◆ PROBLEM TO WORK ON ◆
Transcribe the records in full, keeping every word exactly as given.
═════ EXTRACTED ENTRIES
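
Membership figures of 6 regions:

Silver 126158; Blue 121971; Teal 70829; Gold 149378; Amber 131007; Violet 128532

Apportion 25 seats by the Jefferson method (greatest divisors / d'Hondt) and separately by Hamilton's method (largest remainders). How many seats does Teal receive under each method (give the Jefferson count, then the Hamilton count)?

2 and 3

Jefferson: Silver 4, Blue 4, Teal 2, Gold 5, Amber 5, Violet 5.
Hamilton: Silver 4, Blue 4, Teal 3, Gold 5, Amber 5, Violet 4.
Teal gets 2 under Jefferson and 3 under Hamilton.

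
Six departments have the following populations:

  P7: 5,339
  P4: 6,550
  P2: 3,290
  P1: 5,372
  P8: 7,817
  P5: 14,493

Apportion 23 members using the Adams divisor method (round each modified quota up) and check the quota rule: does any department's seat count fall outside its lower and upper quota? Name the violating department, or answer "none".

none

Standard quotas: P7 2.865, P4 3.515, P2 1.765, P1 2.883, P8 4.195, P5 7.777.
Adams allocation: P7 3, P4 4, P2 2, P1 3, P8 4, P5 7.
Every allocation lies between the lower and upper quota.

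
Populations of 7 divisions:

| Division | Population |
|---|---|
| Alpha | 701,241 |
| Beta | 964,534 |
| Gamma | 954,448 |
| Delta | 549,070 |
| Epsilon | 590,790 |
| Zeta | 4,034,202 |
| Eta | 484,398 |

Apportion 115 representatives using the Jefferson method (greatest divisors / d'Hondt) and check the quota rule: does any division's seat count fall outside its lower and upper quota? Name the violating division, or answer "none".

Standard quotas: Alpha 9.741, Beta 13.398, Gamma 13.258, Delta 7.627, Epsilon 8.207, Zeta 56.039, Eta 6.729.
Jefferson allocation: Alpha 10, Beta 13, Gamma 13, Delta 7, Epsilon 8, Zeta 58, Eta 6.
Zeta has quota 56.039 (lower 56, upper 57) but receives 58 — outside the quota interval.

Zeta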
══════════
◆ TASK ANSWER ◆
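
Membership figures of 6 regions:

Silver 126158; Blue 121971; Teal 70829; Gold 149378; Amber 131007; Violet 128532

Apportion 25 seats by the Jefferson method (greatest divisors / d'Hondt) and separately by Hamilton's method (largest remainders). How many seats does Teal receive under each method (give the Jefferson count, then the Hamilton count)?

2 and 3

Jefferson: Silver 4, Blue 4, Teal 2, Gold 5, Amber 5, Violet 5.
Hamilton: Silver 4, Blue 4, Teal 3, Gold 5, Amber 5, Violet 4.
Teal gets 2 under Jefferson and 3 under Hamilton.

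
Six departments have the following populations:

  P7: 5,339
  P4: 6,550
  P2: 3,290
  P1: 5,372
  P8: 7,817
  P5: 14,493

Apportion 23 members using the Adams divisor method (round each modified quota up) and check the quota rule: does any department's seat count fall outside its lower and upper quota? Name the violating department, or answer "none".

none

Standard quotas: P7 2.865, P4 3.515, P2 1.765, P1 2.883, P8 4.195, P5 7.777.
Adams allocation: P7 3, P4 4, P2 2, P1 3, P8 4, P5 7.
Every allocation lies between the lower and upper quota.

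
Populations of 7 divisions:

| Division | Population |
|---|---|
| Alpha | 701,241 |
| Beta | 964,534 |
| Gamma | 954,448 |
| Delta | 549,070 |
| Epsilon | 590,790 |
| Zeta | 4,034,202 |
| Eta | 484,398 |

Apportion 115 representatives using the Jefferson method (greatest divisors / d'Hondt) and check the quota rule: does any division's seat count fall outside its lower and upper quota? Name the violating division, or answer "none".

Standard quotas: Alpha 9.741, Beta 13.398, Gamma 13.258, Delta 7.627, Epsilon 8.207, Zeta 56.039, Eta 6.729.
Jefferson allocation: Alpha 10, Beta 13, Gamma 13, Delta 7, Epsilon 8, Zeta 58, Eta 6.
Zeta has quota 56.039 (lower 56, upper 57) but receives 58 — outside the quota interval.

Zeta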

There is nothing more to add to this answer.